▶ SOURCE MATERIAL

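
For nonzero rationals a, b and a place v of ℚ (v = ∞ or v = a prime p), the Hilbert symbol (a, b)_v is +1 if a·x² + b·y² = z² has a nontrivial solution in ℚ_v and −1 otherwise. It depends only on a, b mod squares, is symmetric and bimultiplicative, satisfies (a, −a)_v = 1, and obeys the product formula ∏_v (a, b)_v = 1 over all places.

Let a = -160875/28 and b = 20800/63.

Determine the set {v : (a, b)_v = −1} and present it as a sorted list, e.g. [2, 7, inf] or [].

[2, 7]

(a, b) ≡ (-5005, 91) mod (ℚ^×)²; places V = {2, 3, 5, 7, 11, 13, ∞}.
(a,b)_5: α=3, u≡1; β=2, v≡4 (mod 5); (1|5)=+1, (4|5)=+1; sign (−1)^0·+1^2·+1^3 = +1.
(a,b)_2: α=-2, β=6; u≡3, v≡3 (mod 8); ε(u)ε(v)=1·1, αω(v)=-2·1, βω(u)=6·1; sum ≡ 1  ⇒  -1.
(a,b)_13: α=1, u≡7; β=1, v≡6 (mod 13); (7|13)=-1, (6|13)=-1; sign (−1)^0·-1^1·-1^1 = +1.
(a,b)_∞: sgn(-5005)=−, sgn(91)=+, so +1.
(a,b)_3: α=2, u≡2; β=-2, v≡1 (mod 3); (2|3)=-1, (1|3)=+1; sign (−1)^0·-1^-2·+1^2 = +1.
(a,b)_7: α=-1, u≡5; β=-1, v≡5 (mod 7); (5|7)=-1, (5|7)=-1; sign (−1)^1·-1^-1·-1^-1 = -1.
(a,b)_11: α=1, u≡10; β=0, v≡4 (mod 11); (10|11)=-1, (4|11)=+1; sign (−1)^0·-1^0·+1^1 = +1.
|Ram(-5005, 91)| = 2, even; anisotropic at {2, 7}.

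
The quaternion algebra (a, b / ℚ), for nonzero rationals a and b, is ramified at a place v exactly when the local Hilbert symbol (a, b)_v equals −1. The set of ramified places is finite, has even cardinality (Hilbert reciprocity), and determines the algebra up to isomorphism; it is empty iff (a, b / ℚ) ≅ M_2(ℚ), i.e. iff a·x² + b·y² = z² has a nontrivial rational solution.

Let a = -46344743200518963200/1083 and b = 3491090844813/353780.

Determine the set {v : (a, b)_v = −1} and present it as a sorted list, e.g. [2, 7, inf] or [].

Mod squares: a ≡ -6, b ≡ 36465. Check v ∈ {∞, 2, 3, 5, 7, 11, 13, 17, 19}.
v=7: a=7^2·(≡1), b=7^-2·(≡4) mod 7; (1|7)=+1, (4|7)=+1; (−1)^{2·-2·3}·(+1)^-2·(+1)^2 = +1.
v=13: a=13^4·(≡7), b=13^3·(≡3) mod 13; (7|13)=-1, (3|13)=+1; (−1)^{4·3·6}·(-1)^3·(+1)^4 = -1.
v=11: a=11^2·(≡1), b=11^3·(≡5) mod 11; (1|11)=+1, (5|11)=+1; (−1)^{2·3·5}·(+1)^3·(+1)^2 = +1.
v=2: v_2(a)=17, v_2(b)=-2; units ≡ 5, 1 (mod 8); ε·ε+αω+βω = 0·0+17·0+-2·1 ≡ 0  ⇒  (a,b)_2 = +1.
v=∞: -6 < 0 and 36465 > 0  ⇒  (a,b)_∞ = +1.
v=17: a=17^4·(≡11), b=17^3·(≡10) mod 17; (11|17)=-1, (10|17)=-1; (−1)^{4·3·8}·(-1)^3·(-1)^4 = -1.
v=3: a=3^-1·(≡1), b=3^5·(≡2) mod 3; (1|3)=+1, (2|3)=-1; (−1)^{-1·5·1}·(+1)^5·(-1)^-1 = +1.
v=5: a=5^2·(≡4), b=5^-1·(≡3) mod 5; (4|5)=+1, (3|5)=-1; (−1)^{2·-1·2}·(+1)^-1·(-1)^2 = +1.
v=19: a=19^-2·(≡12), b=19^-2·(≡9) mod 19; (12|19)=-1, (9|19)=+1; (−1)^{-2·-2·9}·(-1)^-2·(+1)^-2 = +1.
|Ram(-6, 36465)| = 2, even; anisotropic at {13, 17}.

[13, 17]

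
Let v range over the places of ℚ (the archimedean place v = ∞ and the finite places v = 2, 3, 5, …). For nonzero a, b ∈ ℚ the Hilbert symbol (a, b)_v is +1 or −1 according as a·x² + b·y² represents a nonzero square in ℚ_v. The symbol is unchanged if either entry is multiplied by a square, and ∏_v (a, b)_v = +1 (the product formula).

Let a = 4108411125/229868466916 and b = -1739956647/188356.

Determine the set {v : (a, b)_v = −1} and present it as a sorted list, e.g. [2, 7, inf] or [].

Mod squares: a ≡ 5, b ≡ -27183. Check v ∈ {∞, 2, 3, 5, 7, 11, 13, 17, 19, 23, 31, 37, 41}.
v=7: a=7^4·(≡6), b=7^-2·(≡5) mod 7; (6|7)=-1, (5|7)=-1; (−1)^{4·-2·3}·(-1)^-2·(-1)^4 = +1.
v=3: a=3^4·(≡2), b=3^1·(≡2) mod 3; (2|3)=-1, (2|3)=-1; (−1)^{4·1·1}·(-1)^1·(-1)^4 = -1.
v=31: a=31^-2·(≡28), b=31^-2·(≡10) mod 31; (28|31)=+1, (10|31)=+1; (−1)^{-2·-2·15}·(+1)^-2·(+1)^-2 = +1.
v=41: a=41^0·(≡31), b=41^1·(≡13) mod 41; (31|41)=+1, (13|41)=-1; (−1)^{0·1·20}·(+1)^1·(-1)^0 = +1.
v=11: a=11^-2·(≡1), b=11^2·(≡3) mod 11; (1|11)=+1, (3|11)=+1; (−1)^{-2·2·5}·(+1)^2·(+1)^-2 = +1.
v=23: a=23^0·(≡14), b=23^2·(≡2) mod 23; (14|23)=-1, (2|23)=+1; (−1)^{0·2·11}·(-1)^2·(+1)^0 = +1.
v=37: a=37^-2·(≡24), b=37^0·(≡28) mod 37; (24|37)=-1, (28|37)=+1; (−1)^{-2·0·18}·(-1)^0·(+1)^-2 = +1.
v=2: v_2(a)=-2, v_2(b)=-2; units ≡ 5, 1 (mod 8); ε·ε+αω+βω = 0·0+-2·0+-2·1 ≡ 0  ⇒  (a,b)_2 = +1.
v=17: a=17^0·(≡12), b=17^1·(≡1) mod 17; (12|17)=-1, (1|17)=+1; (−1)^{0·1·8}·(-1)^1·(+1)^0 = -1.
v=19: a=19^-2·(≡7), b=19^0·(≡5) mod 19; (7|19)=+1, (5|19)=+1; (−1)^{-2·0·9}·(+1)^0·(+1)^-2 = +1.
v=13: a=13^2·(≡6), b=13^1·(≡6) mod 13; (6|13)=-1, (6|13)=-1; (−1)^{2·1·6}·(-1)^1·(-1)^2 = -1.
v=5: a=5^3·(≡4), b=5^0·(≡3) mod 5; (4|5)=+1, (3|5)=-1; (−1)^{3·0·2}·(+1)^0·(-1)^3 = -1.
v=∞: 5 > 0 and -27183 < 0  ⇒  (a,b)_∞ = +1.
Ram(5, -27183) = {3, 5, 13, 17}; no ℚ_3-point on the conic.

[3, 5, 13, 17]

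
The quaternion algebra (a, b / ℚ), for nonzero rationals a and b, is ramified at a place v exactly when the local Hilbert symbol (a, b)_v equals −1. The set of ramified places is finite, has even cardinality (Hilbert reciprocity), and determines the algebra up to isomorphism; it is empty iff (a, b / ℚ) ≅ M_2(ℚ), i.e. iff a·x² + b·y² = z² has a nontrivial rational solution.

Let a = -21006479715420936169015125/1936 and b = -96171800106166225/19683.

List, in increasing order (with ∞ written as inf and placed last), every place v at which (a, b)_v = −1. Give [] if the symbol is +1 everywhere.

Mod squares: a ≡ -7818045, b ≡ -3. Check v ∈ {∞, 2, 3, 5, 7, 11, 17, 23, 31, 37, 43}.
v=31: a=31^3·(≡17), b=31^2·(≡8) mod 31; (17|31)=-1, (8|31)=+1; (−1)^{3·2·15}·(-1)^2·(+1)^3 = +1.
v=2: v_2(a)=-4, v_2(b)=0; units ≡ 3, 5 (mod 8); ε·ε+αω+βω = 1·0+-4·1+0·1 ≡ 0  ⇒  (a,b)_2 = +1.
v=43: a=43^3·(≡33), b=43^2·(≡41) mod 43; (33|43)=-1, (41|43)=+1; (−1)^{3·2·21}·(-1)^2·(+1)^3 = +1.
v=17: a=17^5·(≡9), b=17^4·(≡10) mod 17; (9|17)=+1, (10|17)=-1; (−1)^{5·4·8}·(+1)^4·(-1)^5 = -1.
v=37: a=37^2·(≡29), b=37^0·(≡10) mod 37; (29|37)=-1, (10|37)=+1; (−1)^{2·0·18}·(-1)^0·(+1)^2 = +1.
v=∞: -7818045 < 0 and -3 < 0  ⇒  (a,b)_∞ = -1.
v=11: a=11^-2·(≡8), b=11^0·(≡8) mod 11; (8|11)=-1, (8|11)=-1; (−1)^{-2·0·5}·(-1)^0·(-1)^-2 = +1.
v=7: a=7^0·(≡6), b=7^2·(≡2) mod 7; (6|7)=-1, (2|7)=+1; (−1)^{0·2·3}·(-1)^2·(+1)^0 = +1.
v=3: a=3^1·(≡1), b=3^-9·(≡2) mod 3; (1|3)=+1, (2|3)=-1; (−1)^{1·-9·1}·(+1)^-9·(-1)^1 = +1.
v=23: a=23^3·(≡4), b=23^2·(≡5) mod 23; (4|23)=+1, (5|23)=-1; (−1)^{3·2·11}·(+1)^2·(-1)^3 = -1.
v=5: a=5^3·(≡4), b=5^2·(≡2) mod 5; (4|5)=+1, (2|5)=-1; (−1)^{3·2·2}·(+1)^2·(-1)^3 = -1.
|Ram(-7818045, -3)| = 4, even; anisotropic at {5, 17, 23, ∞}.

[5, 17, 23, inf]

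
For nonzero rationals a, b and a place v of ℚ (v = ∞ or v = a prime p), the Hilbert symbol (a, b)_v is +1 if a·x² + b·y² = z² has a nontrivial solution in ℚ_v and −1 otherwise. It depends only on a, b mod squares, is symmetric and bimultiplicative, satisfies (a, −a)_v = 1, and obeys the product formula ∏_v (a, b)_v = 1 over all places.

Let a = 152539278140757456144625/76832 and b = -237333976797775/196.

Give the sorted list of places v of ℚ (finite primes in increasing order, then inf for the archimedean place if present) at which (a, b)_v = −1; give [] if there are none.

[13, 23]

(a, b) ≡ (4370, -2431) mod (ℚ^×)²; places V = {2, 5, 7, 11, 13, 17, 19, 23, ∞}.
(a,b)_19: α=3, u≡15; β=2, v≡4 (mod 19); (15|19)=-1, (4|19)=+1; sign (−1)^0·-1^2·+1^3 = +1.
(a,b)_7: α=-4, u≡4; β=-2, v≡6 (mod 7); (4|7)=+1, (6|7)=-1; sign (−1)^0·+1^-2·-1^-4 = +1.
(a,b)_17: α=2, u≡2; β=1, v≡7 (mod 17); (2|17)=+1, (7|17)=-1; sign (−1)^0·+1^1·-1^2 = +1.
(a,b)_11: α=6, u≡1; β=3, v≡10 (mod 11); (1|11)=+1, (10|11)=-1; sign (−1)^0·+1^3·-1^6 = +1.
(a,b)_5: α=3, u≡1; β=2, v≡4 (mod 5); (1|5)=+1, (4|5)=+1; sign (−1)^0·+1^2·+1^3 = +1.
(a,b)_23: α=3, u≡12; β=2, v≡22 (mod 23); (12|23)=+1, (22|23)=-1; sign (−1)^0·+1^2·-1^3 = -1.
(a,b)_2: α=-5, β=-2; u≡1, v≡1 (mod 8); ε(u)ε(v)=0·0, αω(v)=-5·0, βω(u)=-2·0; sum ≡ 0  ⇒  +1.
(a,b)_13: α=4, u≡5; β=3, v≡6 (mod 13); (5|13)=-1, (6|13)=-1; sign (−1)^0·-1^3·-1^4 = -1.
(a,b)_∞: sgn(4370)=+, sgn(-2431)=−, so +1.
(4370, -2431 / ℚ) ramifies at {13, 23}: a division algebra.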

▶ ABOUT THIS EXERCISE
Output exactly the span of lines beginning at the first line of the records and ending at the line that holds "Let a = -160875/28 and b = 20800/63.", inclusive, with no other text.

▶ YOUR SOLUTION
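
For nonzero rationals a, b and a place v of ℚ (v = ∞ or v = a prime p), the Hilbert symbol (a, b)_v is +1 if a·x² + b·y² = z² has a nontrivial solution in ℚ_v and −1 otherwise. It depends only on a, b mod squares, is symmetric and bimultiplicative, satisfies (a, −a)_v = 1, and obeys the product formula ∏_v (a, b)_v = 1 over all places.

Let a = -160875/28 and b = 20800/63.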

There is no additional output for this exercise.